[Dataset records]
------------------------------------------------------------------------

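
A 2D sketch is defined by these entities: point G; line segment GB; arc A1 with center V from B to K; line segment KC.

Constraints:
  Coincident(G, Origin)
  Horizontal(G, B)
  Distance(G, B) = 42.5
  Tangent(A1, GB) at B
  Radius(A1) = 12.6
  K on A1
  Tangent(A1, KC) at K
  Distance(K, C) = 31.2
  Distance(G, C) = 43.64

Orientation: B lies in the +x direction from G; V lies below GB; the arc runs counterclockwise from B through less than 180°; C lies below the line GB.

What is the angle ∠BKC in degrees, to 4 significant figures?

144.0°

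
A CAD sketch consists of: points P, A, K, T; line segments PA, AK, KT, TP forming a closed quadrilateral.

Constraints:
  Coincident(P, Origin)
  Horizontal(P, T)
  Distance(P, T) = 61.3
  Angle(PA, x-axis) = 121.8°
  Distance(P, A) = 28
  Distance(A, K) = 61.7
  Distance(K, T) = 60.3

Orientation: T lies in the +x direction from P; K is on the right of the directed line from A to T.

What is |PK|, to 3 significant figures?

34.2

Checks: |AK| = 61.70 ✓; |KT| = 60.30 ✓.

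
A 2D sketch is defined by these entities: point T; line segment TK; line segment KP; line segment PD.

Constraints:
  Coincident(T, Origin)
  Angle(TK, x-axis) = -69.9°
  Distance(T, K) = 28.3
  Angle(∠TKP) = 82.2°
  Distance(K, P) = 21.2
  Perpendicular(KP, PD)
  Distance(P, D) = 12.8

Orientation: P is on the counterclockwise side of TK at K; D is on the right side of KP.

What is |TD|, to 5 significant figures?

44.375

T is at the origin; TK runs at -69.9° with length 28.3, so K = 28.3·(cos -69.9°, sin -69.9°) = (9.7256, -26.576). ∠TKP = 82.2°, so KP runs at -69.9° + (180° − 82.2°) = 27.900° from the x-axis; with |KP| = 21.2, P = K + 21.2·(cos 27.900°, sin 27.900°) = (28.461, -16.656). KP ⟂ PD; with |PD| = 12.8 on the right of KP, D = P + 12.8·(0.46793, -0.88377) = (34.451, -27.968). Then |TD| = |D − T| = 44.375.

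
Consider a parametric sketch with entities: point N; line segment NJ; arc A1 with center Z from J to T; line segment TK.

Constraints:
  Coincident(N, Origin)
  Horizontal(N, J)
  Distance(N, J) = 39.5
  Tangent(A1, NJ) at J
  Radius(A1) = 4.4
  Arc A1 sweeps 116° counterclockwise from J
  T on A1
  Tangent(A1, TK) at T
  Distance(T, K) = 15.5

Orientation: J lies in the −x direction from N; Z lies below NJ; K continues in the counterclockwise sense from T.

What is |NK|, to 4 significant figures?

41.89

N is at the origin; N and J share the same y with |NJ| = 39.5 and J on the −x side, so J = (-39.50, 0.000). The tangent condition forces ZJ to be normal to NJ, so Z = J + (0, -4.4) = (-39.50, -4.400). On A1, J sits at bearing 90° from Z; a 116° counterclockwise sweep puts T at bearing 206°, so T = Z + 4.4·(cos 206°, sin 206°) = (-43.45, -6.329). Since A1 is tangent to TK there, ZT ⟂ TK, so TK runs along (−sin 206°, cos 206°); with |TK| = 15.5, K = (-36.66, -20.26). Then |NK| = |K − N| = 41.89.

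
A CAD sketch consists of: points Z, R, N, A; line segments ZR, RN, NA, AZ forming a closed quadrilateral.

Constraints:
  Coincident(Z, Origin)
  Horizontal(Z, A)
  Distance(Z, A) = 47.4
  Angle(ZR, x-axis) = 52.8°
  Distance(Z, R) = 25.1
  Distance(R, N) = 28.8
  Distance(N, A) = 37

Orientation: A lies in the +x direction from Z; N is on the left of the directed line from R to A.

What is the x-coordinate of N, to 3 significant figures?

39.1

Z is at the origin; Z and A share the same y with |ZA| = 47.4 and A in +x, so A = (47.4, 0). ZR runs at 52.8° with |ZR| = 25.1, so R = (15.2, 20.0). N is determined by |RN| = 28.8 and |NA| = 37.0 together: it lies at the intersection of circle(R, 28.8) and circle(A, 37.0). With |RA| = 37.9, the foot of the radical line on RA is 11.8 from R and the perpendicular offset is √(28.8² − 11.8²) = 26.3. Taking the left-of-RA solution: N = (39.1, 36.1).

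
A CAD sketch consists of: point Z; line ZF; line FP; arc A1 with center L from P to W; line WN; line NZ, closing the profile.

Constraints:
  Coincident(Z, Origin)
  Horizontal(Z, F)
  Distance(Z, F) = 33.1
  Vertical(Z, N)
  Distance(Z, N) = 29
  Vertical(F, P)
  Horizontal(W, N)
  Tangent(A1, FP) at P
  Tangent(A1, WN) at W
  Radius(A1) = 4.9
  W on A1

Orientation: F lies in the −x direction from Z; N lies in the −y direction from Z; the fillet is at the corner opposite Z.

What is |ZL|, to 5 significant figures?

37.095

Z is at the origin; Z and F share the same y with |ZF| = 33.1 and F on the −x side, so F = (-33.100, 0.0000). Z and N share the same x with |ZN| = 29.0 and N on the −y side, so N = (0.0000, -29.000). The virtual corner opposite Z is at (-33.100, -29.000). Tangency of A1 to FP means the radius LP is perpendicular to FP and A1 meets WN tangentially, so LW is at right angles to WN, with radius 4.9, so the center L sits 4.9 in from both sides at L = (-28.200, -24.100). Then |ZL| = |L − Z| = 37.095.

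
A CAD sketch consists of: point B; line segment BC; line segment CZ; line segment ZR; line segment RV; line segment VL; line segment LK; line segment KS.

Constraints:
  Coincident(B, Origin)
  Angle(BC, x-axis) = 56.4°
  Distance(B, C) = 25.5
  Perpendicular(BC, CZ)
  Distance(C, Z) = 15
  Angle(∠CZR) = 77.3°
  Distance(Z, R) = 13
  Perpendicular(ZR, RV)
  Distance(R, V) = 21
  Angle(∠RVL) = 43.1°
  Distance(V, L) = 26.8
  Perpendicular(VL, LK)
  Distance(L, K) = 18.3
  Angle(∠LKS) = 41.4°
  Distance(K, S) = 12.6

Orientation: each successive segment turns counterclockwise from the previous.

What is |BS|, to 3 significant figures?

22.6

B is at the origin; BC runs at 56.4° with length 25.5, so C = (14.1, 21.2). The perpendicularity gives CZ at right angles to BC, so CZ runs at 146°; with |CZ| = 15.0, Z = (1.62, 29.5). ∠CZR = 77.3° gives ZR at -111° from the x-axis; with |ZR| = 13.0, R = (-3.02, 17.4). The perpendicularity gives RV at right angles to ZR, so RV runs at -20.9°; with |RV| = 21.0, V = (16.6, 9.90). ∠RVL = 43.1° gives VL at 116° from the x-axis; with |VL| = 26.8, L = (4.85, 34.0). The perpendicularity gives LK at right angles to VL, so LK runs at -154°; with |LK| = 18.3, K = (-11.6, 26.0). ∠LKS = 41.4° gives KS at -15.4° from the x-axis; with |KS| = 12.6, S = (0.550, 22.6). Then |BS| = |S − B| = 22.6.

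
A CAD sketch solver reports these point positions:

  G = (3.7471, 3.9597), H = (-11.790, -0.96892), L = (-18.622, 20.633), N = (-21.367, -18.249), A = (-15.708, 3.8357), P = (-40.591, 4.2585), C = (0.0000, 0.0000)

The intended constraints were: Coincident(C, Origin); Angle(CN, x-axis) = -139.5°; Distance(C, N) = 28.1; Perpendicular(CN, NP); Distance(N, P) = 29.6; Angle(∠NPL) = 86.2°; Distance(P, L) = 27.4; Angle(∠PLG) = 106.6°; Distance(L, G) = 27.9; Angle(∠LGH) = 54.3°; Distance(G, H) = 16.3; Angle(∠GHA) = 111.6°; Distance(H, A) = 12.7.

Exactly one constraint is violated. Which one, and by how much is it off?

Distance(H, A) = 12.7 — off by 6.50.

C = (0.00, 0.00) ✓; CN at -139.5° ✓; |CN| = 28.10 ✓; ∠(CN, NP) = 90.00° ✓; |NP| = 29.60 ✓; ∠NPL = 86.20° ✓; |PL| = 27.40 ✓; ∠PLG = 106.6° ✓; |LG| = 27.90 ✓; ∠LGH = 54.30° ✓; |GH| = 16.30 ✓; ∠GHA = 111.6° ✓; |HA| = 6.200 ✗.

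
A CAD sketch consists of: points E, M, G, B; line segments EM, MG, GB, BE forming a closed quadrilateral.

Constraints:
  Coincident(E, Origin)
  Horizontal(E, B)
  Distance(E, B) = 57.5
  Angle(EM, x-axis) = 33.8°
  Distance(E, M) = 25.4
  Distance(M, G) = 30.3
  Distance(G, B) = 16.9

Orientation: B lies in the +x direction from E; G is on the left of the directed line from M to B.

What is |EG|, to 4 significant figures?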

------------------------------------------------------------------------

◆ Task brief
Once you find the line containing "Distance(G, B) = 16.9", copy it and every line after it through the end of the records, exactly and nothing else.

◆ Solution to this task
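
  Distance(G, B) = 16.9

Orientation: B lies in the +x direction from E; G is on the left of the directed line from M to B.

What is |EG|, to 4 significant figures?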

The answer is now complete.